[Dataset entries]
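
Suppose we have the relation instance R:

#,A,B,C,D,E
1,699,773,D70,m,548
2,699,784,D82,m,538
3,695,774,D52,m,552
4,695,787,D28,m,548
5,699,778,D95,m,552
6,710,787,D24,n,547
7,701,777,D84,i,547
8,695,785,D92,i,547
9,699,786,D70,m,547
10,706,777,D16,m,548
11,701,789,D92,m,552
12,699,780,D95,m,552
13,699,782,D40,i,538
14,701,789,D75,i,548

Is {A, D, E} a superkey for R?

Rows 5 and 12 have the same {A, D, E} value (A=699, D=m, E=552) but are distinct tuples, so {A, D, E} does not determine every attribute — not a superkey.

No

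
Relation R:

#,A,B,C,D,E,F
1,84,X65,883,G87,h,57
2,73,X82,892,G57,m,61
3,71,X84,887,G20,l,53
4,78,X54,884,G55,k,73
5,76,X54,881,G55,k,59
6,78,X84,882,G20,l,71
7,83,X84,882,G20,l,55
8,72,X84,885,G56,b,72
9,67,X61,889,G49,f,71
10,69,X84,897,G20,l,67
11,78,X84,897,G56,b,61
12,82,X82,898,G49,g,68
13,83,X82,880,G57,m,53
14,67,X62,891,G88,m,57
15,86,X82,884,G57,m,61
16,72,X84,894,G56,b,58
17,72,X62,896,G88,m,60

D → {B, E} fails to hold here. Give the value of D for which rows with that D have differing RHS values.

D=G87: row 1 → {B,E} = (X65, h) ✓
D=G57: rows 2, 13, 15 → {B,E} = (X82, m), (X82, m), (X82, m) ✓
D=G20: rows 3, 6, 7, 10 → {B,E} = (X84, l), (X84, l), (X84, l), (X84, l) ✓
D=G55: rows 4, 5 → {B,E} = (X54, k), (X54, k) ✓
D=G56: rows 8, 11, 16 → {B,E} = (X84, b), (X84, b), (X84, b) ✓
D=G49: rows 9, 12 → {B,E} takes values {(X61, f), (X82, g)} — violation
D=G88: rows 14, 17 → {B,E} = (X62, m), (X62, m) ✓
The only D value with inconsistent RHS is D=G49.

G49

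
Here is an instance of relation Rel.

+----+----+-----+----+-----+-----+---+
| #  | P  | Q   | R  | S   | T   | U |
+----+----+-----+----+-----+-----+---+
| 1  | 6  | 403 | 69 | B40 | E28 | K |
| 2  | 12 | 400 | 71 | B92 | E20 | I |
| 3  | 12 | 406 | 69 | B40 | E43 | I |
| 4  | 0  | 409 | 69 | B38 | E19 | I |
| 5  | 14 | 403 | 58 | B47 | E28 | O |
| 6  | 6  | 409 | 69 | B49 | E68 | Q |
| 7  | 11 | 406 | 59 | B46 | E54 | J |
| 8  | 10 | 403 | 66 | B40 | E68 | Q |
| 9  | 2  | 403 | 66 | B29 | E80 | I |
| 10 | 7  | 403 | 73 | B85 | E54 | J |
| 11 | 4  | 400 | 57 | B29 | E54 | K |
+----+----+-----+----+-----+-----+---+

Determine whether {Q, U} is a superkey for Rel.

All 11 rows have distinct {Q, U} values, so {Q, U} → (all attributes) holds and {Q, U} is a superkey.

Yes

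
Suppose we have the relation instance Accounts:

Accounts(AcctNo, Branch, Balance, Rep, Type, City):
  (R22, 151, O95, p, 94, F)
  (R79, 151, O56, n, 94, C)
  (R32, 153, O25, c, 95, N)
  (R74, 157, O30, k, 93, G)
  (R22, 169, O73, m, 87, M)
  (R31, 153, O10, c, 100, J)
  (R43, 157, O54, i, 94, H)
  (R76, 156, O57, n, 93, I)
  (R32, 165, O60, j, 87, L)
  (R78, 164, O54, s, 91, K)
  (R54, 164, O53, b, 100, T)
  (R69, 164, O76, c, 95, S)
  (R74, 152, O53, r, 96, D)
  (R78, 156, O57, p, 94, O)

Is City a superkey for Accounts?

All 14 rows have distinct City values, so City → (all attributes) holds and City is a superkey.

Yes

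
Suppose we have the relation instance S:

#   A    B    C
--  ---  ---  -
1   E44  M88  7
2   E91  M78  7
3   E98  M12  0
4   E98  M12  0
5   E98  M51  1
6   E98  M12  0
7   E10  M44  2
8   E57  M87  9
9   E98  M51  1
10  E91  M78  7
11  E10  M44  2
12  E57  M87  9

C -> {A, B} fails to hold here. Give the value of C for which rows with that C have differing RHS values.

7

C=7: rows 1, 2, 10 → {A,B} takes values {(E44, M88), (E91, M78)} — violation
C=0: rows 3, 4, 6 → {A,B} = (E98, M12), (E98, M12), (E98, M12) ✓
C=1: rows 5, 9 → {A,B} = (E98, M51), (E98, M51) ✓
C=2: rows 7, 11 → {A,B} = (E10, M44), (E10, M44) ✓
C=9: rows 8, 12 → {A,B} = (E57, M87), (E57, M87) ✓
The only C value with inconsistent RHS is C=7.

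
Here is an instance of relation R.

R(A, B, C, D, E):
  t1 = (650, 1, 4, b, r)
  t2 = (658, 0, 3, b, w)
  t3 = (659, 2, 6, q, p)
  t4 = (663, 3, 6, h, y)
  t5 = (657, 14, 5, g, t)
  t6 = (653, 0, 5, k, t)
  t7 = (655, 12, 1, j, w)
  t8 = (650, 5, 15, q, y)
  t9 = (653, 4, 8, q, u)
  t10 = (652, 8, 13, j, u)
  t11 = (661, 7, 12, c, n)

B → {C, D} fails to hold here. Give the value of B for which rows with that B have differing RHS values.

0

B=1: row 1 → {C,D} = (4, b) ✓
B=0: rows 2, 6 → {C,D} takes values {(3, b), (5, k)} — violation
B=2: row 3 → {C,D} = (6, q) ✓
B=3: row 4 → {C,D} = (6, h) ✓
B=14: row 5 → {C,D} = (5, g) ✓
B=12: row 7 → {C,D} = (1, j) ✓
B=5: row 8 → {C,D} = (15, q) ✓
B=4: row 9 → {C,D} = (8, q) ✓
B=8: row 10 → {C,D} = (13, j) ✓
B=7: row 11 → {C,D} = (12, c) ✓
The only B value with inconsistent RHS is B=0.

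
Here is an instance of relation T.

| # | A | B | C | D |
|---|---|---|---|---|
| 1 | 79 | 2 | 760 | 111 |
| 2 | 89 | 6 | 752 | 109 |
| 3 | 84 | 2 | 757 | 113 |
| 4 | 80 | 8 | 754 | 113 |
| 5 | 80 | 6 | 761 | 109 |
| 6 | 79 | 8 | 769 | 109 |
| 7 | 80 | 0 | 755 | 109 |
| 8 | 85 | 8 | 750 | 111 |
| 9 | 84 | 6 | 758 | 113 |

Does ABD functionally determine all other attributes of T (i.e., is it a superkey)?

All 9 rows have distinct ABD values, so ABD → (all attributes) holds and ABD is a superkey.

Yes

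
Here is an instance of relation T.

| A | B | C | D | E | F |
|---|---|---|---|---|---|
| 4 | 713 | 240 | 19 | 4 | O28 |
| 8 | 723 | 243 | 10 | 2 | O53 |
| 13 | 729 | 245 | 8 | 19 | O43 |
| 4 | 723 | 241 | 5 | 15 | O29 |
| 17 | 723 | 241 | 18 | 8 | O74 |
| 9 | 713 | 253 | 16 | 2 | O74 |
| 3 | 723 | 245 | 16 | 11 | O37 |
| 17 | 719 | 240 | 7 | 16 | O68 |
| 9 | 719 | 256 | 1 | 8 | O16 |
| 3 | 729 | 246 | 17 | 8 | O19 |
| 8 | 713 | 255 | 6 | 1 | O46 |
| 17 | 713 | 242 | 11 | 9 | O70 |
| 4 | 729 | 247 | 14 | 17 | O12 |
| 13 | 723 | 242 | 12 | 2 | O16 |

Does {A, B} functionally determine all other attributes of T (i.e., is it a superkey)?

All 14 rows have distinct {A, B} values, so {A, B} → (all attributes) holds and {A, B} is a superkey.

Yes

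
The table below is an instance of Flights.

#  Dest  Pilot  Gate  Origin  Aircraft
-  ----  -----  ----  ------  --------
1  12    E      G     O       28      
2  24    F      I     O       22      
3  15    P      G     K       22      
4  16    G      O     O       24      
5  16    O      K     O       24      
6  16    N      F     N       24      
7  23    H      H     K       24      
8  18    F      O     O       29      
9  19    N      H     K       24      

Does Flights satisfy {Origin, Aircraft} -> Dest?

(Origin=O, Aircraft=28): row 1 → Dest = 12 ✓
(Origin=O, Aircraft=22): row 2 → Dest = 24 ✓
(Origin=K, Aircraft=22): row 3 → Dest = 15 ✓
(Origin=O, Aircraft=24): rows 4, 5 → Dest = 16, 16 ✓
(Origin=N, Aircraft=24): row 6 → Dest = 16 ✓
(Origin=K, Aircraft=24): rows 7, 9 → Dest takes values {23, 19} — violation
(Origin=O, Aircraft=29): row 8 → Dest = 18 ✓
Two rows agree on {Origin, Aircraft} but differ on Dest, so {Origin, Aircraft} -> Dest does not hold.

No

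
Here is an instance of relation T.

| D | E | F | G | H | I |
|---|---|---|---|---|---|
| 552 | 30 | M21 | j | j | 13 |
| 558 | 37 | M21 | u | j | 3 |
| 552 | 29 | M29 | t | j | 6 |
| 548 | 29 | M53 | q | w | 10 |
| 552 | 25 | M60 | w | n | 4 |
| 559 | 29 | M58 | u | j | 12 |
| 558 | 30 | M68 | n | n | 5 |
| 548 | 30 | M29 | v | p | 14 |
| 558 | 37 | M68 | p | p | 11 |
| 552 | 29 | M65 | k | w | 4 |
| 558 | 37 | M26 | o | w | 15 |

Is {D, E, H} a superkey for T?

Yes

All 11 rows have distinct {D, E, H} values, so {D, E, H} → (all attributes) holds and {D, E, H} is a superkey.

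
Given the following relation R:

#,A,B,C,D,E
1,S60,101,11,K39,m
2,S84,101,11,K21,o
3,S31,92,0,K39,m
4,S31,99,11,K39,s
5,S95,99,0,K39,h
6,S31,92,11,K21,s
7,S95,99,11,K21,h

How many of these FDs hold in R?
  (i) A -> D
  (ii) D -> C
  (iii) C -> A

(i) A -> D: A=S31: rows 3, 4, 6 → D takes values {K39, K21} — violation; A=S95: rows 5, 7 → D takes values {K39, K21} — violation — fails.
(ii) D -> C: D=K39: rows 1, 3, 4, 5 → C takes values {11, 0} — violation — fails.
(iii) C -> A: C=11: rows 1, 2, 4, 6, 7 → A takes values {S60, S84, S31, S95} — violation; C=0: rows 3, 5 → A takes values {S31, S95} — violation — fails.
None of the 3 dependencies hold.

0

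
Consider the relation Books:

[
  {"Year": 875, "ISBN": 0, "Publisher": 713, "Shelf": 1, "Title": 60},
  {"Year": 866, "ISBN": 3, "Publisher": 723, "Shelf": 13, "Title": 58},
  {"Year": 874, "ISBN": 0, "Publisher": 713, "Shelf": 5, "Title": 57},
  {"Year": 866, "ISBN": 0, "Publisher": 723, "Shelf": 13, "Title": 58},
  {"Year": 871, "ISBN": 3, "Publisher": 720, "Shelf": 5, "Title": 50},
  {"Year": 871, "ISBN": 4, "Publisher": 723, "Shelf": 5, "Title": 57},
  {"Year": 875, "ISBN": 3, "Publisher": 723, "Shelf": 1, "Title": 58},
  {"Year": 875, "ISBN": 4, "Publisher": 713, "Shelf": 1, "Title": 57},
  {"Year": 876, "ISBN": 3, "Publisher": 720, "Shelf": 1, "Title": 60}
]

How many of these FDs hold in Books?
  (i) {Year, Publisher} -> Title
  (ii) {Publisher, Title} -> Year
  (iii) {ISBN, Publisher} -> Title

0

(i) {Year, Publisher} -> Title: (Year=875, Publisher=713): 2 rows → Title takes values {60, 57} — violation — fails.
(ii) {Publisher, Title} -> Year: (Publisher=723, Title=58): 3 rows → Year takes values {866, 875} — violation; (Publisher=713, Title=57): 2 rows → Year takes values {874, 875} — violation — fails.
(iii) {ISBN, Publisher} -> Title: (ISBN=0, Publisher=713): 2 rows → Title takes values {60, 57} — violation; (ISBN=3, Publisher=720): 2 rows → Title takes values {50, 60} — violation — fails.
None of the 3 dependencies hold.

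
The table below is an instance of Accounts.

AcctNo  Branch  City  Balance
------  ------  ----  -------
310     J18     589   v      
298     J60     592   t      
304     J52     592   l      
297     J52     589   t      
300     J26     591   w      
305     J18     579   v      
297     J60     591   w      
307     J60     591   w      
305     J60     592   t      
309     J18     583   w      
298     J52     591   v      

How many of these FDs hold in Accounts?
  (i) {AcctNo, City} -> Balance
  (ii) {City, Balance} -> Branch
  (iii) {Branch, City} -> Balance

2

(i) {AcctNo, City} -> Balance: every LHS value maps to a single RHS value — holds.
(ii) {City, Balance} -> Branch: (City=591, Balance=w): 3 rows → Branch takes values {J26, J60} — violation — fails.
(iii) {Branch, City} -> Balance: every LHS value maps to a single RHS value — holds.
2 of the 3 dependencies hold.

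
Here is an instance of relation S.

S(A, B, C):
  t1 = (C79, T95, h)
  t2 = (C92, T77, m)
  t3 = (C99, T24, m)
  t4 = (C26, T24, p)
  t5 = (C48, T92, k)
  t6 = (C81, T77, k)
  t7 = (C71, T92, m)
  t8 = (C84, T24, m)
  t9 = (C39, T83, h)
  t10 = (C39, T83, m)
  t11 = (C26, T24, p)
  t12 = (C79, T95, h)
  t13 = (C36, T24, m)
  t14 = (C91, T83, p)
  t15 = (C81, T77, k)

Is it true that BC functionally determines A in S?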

#### Exercise:
Of the entries above, repeat exactly the lines from the line with "8 | 19 | O43 |" through the line with "12 | 2 | O16 |", both of them included.

#### Solution to the exercise:
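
| 13 | 729 | 245 | 8 | 19 | O43 |
| 4 | 723 | 241 | 5 | 15 | O29 |
| 17 | 723 | 241 | 18 | 8 | O74 |
| 9 | 713 | 253 | 16 | 2 | O74 |
| 3 | 723 | 245 | 16 | 11 | O37 |
| 17 | 719 | 240 | 7 | 16 | O68 |
| 9 | 719 | 256 | 1 | 8 | O16 |
| 3 | 729 | 246 | 17 | 8 | O19 |
| 8 | 713 | 255 | 6 | 1 | O46 |
| 17 | 713 | 242 | 11 | 9 | O70 |
| 4 | 729 | 247 | 14 | 17 | O12 |
| 13 | 723 | 242 | 12 | 2 | O16 |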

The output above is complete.